[Work to be completed] Print the records again, matching each line exactly.

[Data supplied]
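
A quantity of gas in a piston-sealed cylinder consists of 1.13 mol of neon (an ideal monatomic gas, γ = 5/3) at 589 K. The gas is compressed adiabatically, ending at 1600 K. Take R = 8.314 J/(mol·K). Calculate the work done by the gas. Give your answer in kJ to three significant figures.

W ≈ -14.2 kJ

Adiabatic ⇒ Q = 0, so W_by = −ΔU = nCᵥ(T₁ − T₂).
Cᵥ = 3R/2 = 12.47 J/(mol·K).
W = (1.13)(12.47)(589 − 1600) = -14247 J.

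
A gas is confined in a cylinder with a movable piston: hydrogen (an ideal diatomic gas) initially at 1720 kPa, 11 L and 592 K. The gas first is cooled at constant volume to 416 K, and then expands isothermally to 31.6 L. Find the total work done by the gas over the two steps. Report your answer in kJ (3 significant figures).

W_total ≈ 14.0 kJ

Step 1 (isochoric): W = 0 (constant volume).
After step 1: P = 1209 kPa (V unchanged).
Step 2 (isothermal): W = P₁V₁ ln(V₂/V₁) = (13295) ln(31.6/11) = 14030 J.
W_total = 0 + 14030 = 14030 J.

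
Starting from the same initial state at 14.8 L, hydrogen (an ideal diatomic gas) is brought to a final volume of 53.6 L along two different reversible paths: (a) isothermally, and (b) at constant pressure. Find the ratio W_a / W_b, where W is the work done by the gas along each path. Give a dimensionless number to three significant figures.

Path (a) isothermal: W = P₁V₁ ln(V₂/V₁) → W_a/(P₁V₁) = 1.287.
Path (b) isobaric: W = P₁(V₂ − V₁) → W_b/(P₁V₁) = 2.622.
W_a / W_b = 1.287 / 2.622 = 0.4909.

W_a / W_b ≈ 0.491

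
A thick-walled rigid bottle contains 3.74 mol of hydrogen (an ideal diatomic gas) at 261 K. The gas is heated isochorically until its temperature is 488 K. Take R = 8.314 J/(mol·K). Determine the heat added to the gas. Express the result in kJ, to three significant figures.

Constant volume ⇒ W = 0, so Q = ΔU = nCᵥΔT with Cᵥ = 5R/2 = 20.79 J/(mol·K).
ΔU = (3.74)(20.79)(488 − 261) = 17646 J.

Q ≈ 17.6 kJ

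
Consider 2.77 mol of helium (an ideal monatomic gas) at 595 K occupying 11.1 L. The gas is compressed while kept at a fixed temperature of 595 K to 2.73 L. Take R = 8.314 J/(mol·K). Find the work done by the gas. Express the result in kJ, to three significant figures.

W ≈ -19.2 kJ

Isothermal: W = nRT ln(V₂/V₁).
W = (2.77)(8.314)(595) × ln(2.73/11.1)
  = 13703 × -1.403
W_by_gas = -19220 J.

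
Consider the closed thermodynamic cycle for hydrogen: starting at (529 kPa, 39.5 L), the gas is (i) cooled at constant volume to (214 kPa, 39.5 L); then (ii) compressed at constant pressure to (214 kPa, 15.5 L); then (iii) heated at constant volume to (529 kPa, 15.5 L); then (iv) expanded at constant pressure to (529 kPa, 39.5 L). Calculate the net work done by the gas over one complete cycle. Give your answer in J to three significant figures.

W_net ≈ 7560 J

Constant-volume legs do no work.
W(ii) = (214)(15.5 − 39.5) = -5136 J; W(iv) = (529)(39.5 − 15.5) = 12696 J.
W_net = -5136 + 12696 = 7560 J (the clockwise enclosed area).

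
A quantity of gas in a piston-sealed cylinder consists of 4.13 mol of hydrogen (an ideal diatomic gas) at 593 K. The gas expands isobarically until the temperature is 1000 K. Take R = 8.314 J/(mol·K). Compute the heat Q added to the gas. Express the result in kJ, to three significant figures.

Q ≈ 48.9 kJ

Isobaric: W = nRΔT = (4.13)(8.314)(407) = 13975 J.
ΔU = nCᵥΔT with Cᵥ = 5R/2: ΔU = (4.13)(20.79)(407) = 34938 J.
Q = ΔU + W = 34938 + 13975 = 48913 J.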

[Response area]
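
A quantity of gas in a piston-sealed cylinder consists of 1.13 mol of neon (an ideal monatomic gas, γ = 5/3) at 589 K. The gas is compressed adiabatically, ending at 1600 K. Take R = 8.314 J/(mol·K). Calculate the work done by the gas. Give your answer in kJ to three significant figures.

W ≈ -14.2 kJ

Adiabatic ⇒ Q = 0, so W_by = −ΔU = nCᵥ(T₁ − T₂).
Cᵥ = 3R/2 = 12.47 J/(mol·K).
W = (1.13)(12.47)(589 − 1600) = -14247 J.

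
A gas is confined in a cylinder with a movable piston: hydrogen (an ideal diatomic gas) initially at 1720 kPa, 11 L and 592 K. The gas first is cooled at constant volume to 416 K, and then expands isothermally to 31.6 L. Find the total work done by the gas over the two steps. Report your answer in kJ (3 significant figures).

W_total ≈ 14.0 kJ

Step 1 (isochoric): W = 0 (constant volume).
After step 1: P = 1209 kPa (V unchanged).
Step 2 (isothermal): W = P₁V₁ ln(V₂/V₁) = (13295) ln(31.6/11) = 14030 J.
W_total = 0 + 14030 = 14030 J.

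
Starting from the same initial state at 14.8 L, hydrogen (an ideal diatomic gas) is brought to a final volume of 53.6 L along two different reversible paths: (a) isothermally, and (b) at constant pressure. Find the ratio W_a / W_b, where W is the work done by the gas along each path. Give a dimensionless number to three significant figures.

Path (a) isothermal: W = P₁V₁ ln(V₂/V₁) → W_a/(P₁V₁) = 1.287.
Path (b) isobaric: W = P₁(V₂ − V₁) → W_b/(P₁V₁) = 2.622.
W_a / W_b = 1.287 / 2.622 = 0.4909.

W_a / W_b ≈ 0.491

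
A thick-walled rigid bottle contains 3.74 mol of hydrogen (an ideal diatomic gas) at 261 K. The gas is heated isochorically until its temperature is 488 K. Take R = 8.314 J/(mol·K). Determine the heat added to the gas. Express the result in kJ, to three significant figures.

Constant volume ⇒ W = 0, so Q = ΔU = nCᵥΔT with Cᵥ = 5R/2 = 20.79 J/(mol·K).
ΔU = (3.74)(20.79)(488 − 261) = 17646 J.

Q ≈ 17.6 kJ

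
Consider 2.77 mol of helium (an ideal monatomic gas) at 595 K occupying 11.1 L. The gas is compressed while kept at a fixed temperature of 595 K to 2.73 L. Take R = 8.314 J/(mol·K). Find the work done by the gas. Express the result in kJ, to three significant figures.

W ≈ -19.2 kJ

Isothermal: W = nRT ln(V₂/V₁).
W = (2.77)(8.314)(595) × ln(2.73/11.1)
  = 13703 × -1.403
W_by_gas = -19220 J.

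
Consider the closed thermodynamic cycle for hydrogen: starting at (529 kPa, 39.5 L), the gas is (i) cooled at constant volume to (214 kPa, 39.5 L); then (ii) compressed at constant pressure to (214 kPa, 15.5 L); then (iii) heated at constant volume to (529 kPa, 15.5 L); then (iv) expanded at constant pressure to (529 kPa, 39.5 L). Calculate the net work done by the gas over one complete cycle. Give your answer in J to three significant figures.

W_net ≈ 7560 J

Constant-volume legs do no work.
W(ii) = (214)(15.5 − 39.5) = -5136 J; W(iv) = (529)(39.5 − 15.5) = 12696 J.
W_net = -5136 + 12696 = 7560 J (the clockwise enclosed area).

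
A quantity of gas in a piston-sealed cylinder consists of 4.13 mol of hydrogen (an ideal diatomic gas) at 593 K. The gas expands isobarically until the temperature is 1000 K. Take R = 8.314 J/(mol·K). Compute the heat Q added to the gas. Express the result in kJ, to three significant figures.

Q ≈ 48.9 kJ

Isobaric: W = nRΔT = (4.13)(8.314)(407) = 13975 J.
ΔU = nCᵥΔT with Cᵥ = 5R/2: ΔU = (4.13)(20.79)(407) = 34938 J.
Q = ΔU + W = 34938 + 13975 = 48913 J.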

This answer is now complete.